- **WORK ORDER**: Go line by line through the records below. Copy whichever lines contain the string "matrix".

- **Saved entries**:

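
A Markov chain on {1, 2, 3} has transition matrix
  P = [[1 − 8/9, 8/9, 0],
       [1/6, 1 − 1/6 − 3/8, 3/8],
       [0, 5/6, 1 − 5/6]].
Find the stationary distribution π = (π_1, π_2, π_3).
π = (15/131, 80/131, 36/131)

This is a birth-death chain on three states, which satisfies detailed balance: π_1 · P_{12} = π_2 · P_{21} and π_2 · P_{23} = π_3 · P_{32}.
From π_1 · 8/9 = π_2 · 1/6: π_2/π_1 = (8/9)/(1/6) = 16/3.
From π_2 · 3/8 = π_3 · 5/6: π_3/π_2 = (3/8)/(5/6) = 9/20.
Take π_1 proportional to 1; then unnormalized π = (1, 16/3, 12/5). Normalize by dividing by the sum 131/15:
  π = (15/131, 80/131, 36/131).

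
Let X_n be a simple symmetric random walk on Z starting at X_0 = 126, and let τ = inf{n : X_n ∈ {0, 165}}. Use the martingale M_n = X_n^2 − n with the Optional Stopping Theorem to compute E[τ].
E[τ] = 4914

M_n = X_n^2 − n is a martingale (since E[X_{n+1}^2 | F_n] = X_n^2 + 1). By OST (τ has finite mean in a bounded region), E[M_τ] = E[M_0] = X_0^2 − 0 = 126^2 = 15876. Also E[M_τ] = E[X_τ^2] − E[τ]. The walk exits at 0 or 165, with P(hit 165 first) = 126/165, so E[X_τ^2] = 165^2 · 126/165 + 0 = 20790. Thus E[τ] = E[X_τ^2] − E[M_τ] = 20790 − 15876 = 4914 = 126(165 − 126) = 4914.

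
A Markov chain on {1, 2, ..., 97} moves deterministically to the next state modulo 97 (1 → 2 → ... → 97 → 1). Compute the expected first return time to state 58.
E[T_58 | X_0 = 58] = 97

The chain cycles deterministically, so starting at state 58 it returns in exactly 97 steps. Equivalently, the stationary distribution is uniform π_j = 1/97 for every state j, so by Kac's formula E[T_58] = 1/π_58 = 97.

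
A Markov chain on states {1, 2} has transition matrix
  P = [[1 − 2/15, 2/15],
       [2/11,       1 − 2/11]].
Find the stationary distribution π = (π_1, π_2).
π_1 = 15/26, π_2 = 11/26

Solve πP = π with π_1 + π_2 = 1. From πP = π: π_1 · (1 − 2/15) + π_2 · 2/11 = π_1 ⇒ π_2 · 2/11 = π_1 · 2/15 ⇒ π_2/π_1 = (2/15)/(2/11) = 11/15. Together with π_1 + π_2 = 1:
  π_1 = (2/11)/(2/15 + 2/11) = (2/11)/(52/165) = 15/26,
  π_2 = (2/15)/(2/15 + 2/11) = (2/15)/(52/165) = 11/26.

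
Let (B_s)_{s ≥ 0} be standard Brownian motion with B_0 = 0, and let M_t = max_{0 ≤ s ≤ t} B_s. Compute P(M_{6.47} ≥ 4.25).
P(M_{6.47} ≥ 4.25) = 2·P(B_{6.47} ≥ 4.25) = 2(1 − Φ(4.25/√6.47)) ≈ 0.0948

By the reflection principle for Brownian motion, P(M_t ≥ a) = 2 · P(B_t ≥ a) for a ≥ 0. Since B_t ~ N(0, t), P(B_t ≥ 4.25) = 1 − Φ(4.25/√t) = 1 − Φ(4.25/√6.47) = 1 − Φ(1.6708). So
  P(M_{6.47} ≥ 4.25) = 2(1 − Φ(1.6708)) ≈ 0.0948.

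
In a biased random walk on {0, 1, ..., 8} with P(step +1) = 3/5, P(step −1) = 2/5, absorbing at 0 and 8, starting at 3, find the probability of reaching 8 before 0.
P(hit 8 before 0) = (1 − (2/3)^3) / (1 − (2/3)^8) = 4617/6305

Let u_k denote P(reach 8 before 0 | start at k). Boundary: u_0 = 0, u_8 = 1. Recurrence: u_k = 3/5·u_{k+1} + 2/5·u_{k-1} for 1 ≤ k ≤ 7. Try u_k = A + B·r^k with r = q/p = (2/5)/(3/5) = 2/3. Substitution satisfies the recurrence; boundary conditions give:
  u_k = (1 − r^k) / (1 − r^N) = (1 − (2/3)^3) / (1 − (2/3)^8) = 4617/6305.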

- **FINISHED TASK**:
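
A Markov chain on {1, 2, 3} has transition matrix
A Markov chain on states {1, 2} has transition matrix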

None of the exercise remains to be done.